__Assigned task__.
Lines from the line with "Between B and" to the line with "Here is a rooted phylogeny (Newick" in the entries below, and only those, must be output exactly, with both ends included.

(Data items)

* * *

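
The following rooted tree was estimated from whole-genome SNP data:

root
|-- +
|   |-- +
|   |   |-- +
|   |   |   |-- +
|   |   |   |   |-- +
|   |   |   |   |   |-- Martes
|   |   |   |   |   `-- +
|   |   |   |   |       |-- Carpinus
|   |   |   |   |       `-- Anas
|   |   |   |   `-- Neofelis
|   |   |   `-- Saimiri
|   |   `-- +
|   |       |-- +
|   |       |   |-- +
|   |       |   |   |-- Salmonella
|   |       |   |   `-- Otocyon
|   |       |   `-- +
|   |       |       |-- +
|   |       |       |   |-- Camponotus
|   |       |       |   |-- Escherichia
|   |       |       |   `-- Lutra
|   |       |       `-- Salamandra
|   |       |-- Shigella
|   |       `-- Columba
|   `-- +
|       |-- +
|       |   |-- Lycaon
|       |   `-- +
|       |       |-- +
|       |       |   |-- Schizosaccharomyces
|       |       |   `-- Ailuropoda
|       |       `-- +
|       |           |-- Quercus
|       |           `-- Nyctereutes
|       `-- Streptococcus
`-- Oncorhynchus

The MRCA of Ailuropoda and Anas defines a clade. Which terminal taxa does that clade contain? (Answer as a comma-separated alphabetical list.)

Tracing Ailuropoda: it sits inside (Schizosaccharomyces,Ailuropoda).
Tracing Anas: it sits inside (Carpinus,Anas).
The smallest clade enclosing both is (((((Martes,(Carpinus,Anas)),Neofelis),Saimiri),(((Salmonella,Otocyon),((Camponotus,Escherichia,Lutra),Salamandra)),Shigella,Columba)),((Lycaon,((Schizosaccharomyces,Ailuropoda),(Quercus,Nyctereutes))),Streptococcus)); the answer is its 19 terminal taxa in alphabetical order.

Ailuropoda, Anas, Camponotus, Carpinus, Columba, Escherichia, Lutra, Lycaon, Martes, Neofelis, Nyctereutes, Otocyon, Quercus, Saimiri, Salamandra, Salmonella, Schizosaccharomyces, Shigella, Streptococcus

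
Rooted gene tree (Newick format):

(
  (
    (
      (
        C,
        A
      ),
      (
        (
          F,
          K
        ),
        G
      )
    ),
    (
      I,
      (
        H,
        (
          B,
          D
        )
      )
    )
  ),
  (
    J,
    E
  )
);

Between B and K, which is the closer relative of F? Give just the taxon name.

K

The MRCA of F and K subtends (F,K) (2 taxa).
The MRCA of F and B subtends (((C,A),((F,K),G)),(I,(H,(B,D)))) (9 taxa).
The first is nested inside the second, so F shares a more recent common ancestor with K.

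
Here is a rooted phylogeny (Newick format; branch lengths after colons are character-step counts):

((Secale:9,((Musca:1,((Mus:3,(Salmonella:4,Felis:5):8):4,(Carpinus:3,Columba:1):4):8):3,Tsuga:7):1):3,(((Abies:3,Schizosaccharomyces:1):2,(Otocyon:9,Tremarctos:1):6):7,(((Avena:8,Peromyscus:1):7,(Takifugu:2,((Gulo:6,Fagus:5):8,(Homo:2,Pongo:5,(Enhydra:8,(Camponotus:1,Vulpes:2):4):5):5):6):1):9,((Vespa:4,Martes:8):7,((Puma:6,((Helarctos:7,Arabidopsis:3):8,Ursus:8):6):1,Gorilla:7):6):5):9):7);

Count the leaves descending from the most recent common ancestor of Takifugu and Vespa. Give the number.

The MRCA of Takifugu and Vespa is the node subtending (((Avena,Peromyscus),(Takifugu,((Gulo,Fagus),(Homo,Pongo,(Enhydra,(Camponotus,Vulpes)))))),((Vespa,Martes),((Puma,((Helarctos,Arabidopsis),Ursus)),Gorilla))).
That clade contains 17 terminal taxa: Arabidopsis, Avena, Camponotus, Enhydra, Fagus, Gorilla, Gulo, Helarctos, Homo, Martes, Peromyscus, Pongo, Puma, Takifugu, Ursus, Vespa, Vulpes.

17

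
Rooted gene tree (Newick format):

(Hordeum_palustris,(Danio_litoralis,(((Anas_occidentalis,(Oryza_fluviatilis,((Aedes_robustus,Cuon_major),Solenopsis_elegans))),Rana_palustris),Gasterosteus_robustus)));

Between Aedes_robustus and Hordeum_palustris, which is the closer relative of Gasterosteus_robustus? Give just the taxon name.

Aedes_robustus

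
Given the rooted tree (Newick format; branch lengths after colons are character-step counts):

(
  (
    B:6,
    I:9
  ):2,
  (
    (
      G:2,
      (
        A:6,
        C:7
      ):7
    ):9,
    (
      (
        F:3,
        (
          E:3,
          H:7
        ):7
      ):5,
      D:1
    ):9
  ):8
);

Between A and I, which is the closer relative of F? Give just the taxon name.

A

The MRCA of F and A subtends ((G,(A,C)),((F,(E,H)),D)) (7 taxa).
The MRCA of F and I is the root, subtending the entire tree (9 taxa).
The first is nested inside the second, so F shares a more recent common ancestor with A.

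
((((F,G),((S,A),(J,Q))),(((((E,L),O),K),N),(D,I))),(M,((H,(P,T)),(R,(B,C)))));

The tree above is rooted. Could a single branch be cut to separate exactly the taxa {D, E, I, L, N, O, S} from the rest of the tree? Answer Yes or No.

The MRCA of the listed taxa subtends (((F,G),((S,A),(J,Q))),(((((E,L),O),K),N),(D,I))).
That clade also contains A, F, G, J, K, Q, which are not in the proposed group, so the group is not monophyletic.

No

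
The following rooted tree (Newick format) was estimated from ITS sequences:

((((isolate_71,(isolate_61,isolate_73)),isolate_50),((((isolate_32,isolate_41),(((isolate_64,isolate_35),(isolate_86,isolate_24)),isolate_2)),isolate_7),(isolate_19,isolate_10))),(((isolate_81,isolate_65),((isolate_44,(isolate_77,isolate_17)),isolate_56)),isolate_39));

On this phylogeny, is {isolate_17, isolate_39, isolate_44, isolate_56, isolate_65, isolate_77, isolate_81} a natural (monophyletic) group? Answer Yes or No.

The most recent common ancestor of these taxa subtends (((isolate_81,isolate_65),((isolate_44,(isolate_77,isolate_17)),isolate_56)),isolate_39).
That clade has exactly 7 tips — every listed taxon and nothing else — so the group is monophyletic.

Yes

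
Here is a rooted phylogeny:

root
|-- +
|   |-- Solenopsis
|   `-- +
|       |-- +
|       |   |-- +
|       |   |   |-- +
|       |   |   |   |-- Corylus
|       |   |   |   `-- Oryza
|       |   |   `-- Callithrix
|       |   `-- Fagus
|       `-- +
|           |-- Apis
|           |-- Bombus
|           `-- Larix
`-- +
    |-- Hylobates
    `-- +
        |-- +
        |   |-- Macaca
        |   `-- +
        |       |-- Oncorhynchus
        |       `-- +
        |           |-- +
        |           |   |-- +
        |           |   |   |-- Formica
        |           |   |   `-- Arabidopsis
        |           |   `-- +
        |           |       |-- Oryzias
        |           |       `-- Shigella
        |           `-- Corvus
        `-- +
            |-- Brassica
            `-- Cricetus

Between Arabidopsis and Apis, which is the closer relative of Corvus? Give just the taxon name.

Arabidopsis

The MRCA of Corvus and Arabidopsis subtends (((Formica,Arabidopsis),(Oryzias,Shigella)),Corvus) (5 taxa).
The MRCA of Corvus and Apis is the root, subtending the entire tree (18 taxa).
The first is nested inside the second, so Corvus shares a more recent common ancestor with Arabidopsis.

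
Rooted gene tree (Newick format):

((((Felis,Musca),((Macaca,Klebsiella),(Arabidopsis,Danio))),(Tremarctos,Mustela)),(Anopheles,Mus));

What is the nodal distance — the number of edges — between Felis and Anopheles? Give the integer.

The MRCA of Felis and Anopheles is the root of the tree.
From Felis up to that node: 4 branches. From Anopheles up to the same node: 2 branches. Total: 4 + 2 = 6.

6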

* * *

__Your solution__.
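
Between B and K, which is the closer relative of F? Give just the taxon name.

K

The MRCA of F and K subtends (F,K) (2 taxa).
The MRCA of F and B subtends (((C,A),((F,K),G)),(I,(H,(B,D)))) (9 taxa).
The first is nested inside the second, so F shares a more recent common ancestor with K.

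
Here is a rooted phylogeny (Newick format; branch lengths after colons are character-step counts):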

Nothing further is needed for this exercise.